__What you should do__. A stretch of the entries below is to be set down exactly, running from the line with "Determine ρ and" through the line with "A faster server with μ = 18.6/minute", both included, and no other line.

--------------------------------

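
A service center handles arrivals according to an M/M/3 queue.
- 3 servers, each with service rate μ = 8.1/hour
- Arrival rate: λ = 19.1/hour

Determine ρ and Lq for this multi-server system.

Traffic intensity: ρ = λ/(cμ) = 19.1/(3×8.1) = 0.7860
Since ρ = 0.7860 < 1, system is stable.
Offered load a = λ/μ = cρ = 19.1/8.1 = 2.3580
P₀ = [ Σₙ₌₀^2 aⁿ/n! + a^3/(3!(1-ρ)) ]⁻¹
Σ = a^0/0! + a^1/1! + a^2/2! = 1.00000 + 2.35802 + 2.78014 = 6.1382
a^3/(3!(1-ρ)) = 13.1113/(6 × 0.213992) = 10.2117
P₀ = 1/(6.1382 + 10.2117) = 0.06116
Lq = P₀·a^3·ρ / (3!(1-ρ)²) = 0.06116 × 13.1113 × 0.7860 / (6 × 0.04579) = 2.2941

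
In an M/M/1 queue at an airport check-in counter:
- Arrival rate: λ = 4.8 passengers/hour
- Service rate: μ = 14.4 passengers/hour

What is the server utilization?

Server utilization: ρ = λ/μ
ρ = 4.8/14.4 = 0.3333
The server is busy 33.33% of the time.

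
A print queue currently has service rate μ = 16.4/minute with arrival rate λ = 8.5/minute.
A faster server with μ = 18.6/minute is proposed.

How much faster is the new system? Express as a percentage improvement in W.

System 1: ρ₁ = 8.5/16.4 = 0.5183, W₁ = 1/(16.4-8.5) = 0.12658
System 2: ρ₂ = 8.5/18.6 = 0.4570, W₂ = 1/(18.6-8.5) = 0.099010
Improvement: (W₁-W₂)/W₁ = (0.12658-0.099010)/0.12658 = 21.78%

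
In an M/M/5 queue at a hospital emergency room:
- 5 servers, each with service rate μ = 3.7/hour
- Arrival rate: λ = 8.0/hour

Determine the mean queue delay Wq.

Traffic intensity: ρ = λ/(cμ) = 8.0/(5×3.7) = 0.4324
Since ρ = 0.4324 < 1, system is stable.
Offered load a = λ/μ = cρ = 8.0/3.7 = 2.1622
P₀ = [ Σₙ₌₀^4 aⁿ/n! + a^5/(5!(1-ρ)) ]⁻¹
Σ = a^0/0! + a^1/1! + a^2/2! + a^3/3! + a^4/4! = 1.00000 + 2.16216 + 2.33747 + 1.68466 + 0.910630 = 8.0949
a^5/(5!(1-ρ)) = 47.2543/(120 × 0.5676) = 0.6938
P₀ = 1/(8.0949 + 0.6938) = 0.1138
Lq = P₀·a^5·ρ / (5!(1-ρ)²) = 0.11378 × 47.2543 × 0.43243 / (120 × 0.32213) = 0.06015
Wq = Lq/λ = 0.060147/8.0 = 0.007518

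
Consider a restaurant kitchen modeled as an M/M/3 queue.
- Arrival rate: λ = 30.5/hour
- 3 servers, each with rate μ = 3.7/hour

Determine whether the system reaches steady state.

Stability requires ρ = λ/(cμ) < 1
ρ = 30.5/(3 × 3.7) = 30.5/11.10 = 2.7477
Since 2.7477 ≥ 1, the system is UNSTABLE.
Need c > λ/μ = 30.5/3.7 = 8.24.
Minimum servers needed: c = 9.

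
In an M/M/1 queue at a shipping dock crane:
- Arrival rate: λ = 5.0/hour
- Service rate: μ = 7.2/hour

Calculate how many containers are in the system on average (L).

ρ = λ/μ = 5.0/7.2 = 0.6944
For M/M/1: L = λ/(μ-λ)
L = 5.0/(7.2-5.0) = 5.0/2.20
L = 2.2727 containers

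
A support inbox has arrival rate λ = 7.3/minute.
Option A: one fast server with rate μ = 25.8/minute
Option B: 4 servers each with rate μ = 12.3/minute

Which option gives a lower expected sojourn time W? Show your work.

Option A: single server μ = 25.8 (M/M/1)
  ρ_A = 7.3/25.8 = 0.2829
  W_A = 1/(μ-λ) = 1/(25.8-7.3) = 1/18.50 = 0.05405

Option B: 4 servers μ = 12.3 (M/M/4)
  ρ_B = λ/(cμ) = 7.3/(4×12.3) = 0.1484
  Offered load a = λ/μ = cρ = 7.3/12.3 = 0.5935
  P₀ = [ Σₙ₌₀^3 aⁿ/n! + a^4/(4!(1-ρ)) ]⁻¹
  Σ = a^0/0! + a^1/1! + a^2/2! + a^3/3! = 1.0000 + 0.59350 + 0.17612 + 0.034842 = 1.8045
  a^4/(4!(1-ρ)) = 0.12407/(24 × 0.85163) = 0.006070
  P₀ = 1/(1.8045 + 0.006070) = 0.5523
  Lq = P₀·a^4·ρ / (4!(1-ρ)²) = 0.55233 × 0.12407 × 0.14837 / (24 × 0.72527) = 0.0005841
  Wq_B = Lq/λ = 0.00058414/7.3 = 0.00008002
  W_B = Wq_B + 1/μ = 0.00008002 + 0.08130 = 0.08138

Since W_A = 0.05405 < W_B = 0.08138, Option A (single fast server) has the shorter time in system.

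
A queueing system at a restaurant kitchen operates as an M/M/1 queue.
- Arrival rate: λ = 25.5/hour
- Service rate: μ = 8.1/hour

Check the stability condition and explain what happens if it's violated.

Stability requires ρ = λ/(cμ) < 1
ρ = 25.5/(1 × 8.1) = 25.5/8.10 = 3.1481
Since 3.1481 ≥ 1, the system is UNSTABLE.
Queue grows without bound. Need μ > λ = 25.5.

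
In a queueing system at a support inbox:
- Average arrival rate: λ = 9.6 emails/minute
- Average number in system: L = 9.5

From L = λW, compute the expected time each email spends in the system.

Little's Law: L = λW, so W = L/λ
W = 9.5/9.6 = 0.9896 minutes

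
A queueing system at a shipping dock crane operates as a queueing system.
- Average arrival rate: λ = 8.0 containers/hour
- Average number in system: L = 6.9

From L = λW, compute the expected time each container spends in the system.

Little's Law: L = λW, so W = L/λ
W = 6.9/8.0 = 0.8625 hours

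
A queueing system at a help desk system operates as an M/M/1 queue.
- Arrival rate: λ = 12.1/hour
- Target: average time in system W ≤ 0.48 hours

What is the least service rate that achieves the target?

For M/M/1: W = 1/(μ-λ)
Need W ≤ 0.48, so 1/(μ-λ) ≤ 0.48
μ - λ ≥ 1/0.48 = 2.0833
μ ≥ 12.1 + 2.0833 = 14.1833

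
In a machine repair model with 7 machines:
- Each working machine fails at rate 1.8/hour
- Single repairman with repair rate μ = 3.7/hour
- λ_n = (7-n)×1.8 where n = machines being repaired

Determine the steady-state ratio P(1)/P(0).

P(1)/P(0) = ∏_{i=0}^{1-1} λ_i/μ_{i+1}
= (7-0)×1.8/3.7
= 3.4054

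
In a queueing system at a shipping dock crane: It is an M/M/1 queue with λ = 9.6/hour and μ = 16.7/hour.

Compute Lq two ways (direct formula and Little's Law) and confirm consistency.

Method 1 (direct): Lq = λ²/(μ(μ-λ)) = 92.16/(16.7 × 7.10) = 0.7773

Method 2 (Little's Law):
W = 1/(μ-λ) = 1/7.10 = 0.140845
Wq = W - 1/μ = 0.140845 - 0.0598802 = 0.080965
Lq = λWq = 9.6 × 0.080965 = 0.7773 ✔ (matches Method 1)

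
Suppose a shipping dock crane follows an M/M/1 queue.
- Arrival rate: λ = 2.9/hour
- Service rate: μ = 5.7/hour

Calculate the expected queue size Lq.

ρ = λ/μ = 2.9/5.7 = 0.5088
For M/M/1: Lq = λ²/(μ(μ-λ))
Lq = 8.41/(5.7 × 2.80)
Lq = 0.5269 containers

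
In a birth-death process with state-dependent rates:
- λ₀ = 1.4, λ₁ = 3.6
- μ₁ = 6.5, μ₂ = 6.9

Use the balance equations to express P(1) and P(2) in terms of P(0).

Balance equations:
State 0: λ₀P₀ = μ₁P₁ → P₁ = (λ₀/μ₁)P₀ = (1.4/6.5)P₀ = 0.2154P₀
State 1: P₂ = (λ₀λ₁)/(μ₁μ₂)P₀ = (1.4×3.6)/(6.5×6.9)P₀ = 0.1124P₀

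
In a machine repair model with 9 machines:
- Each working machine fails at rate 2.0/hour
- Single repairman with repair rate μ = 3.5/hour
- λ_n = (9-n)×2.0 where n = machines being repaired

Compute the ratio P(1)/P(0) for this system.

P(1)/P(0) = ∏_{i=0}^{1-1} λ_i/μ_{i+1}
= (9-0)×2.0/3.5
= 5.1429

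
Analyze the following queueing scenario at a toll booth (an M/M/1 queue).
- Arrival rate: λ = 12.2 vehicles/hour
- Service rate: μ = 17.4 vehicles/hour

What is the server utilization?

Server utilization: ρ = λ/μ
ρ = 12.2/17.4 = 0.7011
The server is busy 70.11% of the time.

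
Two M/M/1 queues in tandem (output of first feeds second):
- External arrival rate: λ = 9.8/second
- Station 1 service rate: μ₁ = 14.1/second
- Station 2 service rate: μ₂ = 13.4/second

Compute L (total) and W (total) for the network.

By Jackson's theorem, each station behaves as independent M/M/1.
Station 1: ρ₁ = 9.8/14.1 = 0.6950, L₁ = ρ₁/(1-ρ₁) = λ/(μ₁-λ) = 9.8/4.30 = 2.2791
Station 2: ρ₂ = 9.8/13.4 = 0.7313, L₂ = ρ₂/(1-ρ₂) = λ/(μ₂-λ) = 9.8/3.60 = 2.7222
Total: L = L₁ + L₂ = 2.2791 + 2.7222 = 5.0013
W = L/λ = 5.0013/9.8 = 0.5103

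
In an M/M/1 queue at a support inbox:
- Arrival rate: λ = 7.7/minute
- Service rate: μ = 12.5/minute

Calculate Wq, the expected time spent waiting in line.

First, compute utilization: ρ = λ/μ = 7.7/12.5 = 0.6160
For M/M/1: Wq = λ/(μ(μ-λ))
Wq = 7.7/(12.5 × (12.5-7.7))
Wq = 7.7/(12.5 × 4.80)
Wq = 0.1283 minutes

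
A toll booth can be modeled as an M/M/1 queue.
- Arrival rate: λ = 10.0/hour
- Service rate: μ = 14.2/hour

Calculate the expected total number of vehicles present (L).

ρ = λ/μ = 10.0/14.2 = 0.7042
For M/M/1: L = λ/(μ-λ)
L = 10.0/(14.2-10.0) = 10.0/4.20
L = 2.3810 vehicles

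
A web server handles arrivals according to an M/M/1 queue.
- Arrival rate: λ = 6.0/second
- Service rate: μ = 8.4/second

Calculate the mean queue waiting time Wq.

First, compute utilization: ρ = λ/μ = 6.0/8.4 = 0.7143
For M/M/1: Wq = λ/(μ(μ-λ))
Wq = 6.0/(8.4 × (8.4-6.0))
Wq = 6.0/(8.4 × 2.40)
Wq = 0.2976 seconds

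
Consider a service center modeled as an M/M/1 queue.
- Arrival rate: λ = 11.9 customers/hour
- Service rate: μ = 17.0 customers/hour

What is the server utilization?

Server utilization: ρ = λ/μ
ρ = 11.9/17.0 = 0.7000
The server is busy 70.00% of the time.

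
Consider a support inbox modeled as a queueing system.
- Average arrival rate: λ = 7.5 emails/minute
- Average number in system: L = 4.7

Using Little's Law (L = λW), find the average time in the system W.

Little's Law: L = λW, so W = L/λ
W = 4.7/7.5 = 0.6267 minutes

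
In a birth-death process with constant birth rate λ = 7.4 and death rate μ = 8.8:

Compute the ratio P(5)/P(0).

For constant rates: P(n)/P(0) = (λ/μ)^n
P(5)/P(0) = (7.4/8.8)^5 = 0.8409^5 = 0.4205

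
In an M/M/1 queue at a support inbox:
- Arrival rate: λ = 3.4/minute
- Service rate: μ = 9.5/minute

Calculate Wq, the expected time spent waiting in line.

First, compute utilization: ρ = λ/μ = 3.4/9.5 = 0.3579
For M/M/1: Wq = λ/(μ(μ-λ))
Wq = 3.4/(9.5 × (9.5-3.4))
Wq = 3.4/(9.5 × 6.10)
Wq = 0.05867 minutes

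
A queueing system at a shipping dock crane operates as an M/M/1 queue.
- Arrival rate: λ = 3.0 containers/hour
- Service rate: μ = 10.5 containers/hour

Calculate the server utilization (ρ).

Server utilization: ρ = λ/μ
ρ = 3.0/10.5 = 0.2857
The server is busy 28.57% of the time.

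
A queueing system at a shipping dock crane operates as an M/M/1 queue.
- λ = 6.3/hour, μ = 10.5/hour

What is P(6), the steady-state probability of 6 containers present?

ρ = λ/μ = 6.3/10.5 = 0.6000
P(n) = (1-ρ)ρⁿ
P(6) = (1-0.6000) × 0.6000^6
P(6) = 0.4000 × 0.04666
P(6) = 0.01866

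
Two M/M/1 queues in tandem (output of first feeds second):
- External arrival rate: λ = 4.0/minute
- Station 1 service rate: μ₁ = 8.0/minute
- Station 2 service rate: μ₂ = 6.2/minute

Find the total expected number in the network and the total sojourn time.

By Jackson's theorem, each station behaves as independent M/M/1.
Station 1: ρ₁ = 4.0/8.0 = 0.5000, L₁ = ρ₁/(1-ρ₁) = λ/(μ₁-λ) = 4.0/4.00 = 1.00000
Station 2: ρ₂ = 4.0/6.2 = 0.6452, L₂ = ρ₂/(1-ρ₂) = λ/(μ₂-λ) = 4.0/2.20 = 1.81818
Total: L = L₁ + L₂ = 1.00000 + 1.81818 = 2.81818
W = L/λ = 2.81818/4.0 = 0.7045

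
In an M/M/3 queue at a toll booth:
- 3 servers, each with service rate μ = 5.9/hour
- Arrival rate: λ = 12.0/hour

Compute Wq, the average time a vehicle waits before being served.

Traffic intensity: ρ = λ/(cμ) = 12.0/(3×5.9) = 0.6780
Since ρ = 0.6780 < 1, system is stable.
Offered load a = λ/μ = cρ = 12.0/5.9 = 2.0339
P₀ = [ Σₙ₌₀^2 aⁿ/n! + a^3/(3!(1-ρ)) ]⁻¹
Σ = a^0/0! + a^1/1! + a^2/2! = 1.0000 + 2.0339 + 2.0684 = 5.1023
a^3/(3!(1-ρ)) = 8.4137/(6 × 0.32203) = 4.3545
P₀ = 1/(5.1023 + 4.3545) = 0.1057
Lq = P₀·a^3·ρ / (3!(1-ρ)²) = 0.105745 × 8.41371 × 0.677966 / (6 × 0.103706) = 0.9694
Wq = Lq/λ = 0.9694/12.0 = 0.08078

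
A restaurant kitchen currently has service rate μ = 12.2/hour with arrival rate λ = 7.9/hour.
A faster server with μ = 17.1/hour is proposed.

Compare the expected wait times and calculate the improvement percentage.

System 1: ρ₁ = 7.9/12.2 = 0.6475, W₁ = 1/(12.2-7.9) = 0.23256
System 2: ρ₂ = 7.9/17.1 = 0.4620, W₂ = 1/(17.1-7.9) = 0.10870
Improvement: (W₁-W₂)/W₁ = (0.23256-0.10870)/0.23256 = 53.26%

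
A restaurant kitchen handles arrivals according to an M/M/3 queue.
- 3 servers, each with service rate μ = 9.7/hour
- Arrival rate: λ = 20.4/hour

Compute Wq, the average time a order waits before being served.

Traffic intensity: ρ = λ/(cμ) = 20.4/(3×9.7) = 0.7010
Since ρ = 0.7010 < 1, system is stable.
Offered load a = λ/μ = cρ = 20.4/9.7 = 2.1031
P₀ = [ Σₙ₌₀^2 aⁿ/n! + a^3/(3!(1-ρ)) ]⁻¹
Σ = a^0/0! + a^1/1! + a^2/2! = 1.0000 + 2.1031 + 2.2115 = 5.3146
a^3/(3!(1-ρ)) = 9.3020/(6 × 0.29897) = 5.1856
P₀ = 1/(5.3146 + 5.1856) = 0.09524
Lq = P₀·a^3·ρ / (3!(1-ρ)²) = 0.09524 × 9.3020 × 0.7010 / (6 × 0.08938) = 1.1580
Wq = Lq/λ = 1.15801/20.4 = 0.05677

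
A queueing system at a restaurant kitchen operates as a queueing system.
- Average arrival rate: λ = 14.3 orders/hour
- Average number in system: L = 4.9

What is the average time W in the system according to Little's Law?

Little's Law: L = λW, so W = L/λ
W = 4.9/14.3 = 0.3427 hours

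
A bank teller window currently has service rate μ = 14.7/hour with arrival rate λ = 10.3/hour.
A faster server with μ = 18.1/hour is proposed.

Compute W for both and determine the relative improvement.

System 1: ρ₁ = 10.3/14.7 = 0.7007, W₁ = 1/(14.7-10.3) = 0.22727
System 2: ρ₂ = 10.3/18.1 = 0.5691, W₂ = 1/(18.1-10.3) = 0.12821
Improvement: (W₁-W₂)/W₁ = (0.22727-0.12821)/0.22727 = 43.59%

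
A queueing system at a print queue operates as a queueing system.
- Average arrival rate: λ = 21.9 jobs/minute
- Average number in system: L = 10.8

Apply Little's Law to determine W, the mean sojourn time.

Little's Law: L = λW, so W = L/λ
W = 10.8/21.9 = 0.4932 minutes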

--------------------------------

__Result below__.
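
Determine ρ and Lq for this multi-server system.

Traffic intensity: ρ = λ/(cμ) = 19.1/(3×8.1) = 0.7860
Since ρ = 0.7860 < 1, system is stable.
Offered load a = λ/μ = cρ = 19.1/8.1 = 2.3580
P₀ = [ Σₙ₌₀^2 aⁿ/n! + a^3/(3!(1-ρ)) ]⁻¹
Σ = a^0/0! + a^1/1! + a^2/2! = 1.00000 + 2.35802 + 2.78014 = 6.1382
a^3/(3!(1-ρ)) = 13.1113/(6 × 0.213992) = 10.2117
P₀ = 1/(6.1382 + 10.2117) = 0.06116
Lq = P₀·a^3·ρ / (3!(1-ρ)²) = 0.06116 × 13.1113 × 0.7860 / (6 × 0.04579) = 2.2941

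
In an M/M/1 queue at an airport check-in counter:
- Arrival rate: λ = 4.8 passengers/hour
- Service rate: μ = 14.4 passengers/hour

What is the server utilization?

Server utilization: ρ = λ/μ
ρ = 4.8/14.4 = 0.3333
The server is busy 33.33% of the time.

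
A print queue currently has service rate μ = 16.4/minute with arrival rate λ = 8.5/minute.
A faster server with μ = 18.6/minute is proposed.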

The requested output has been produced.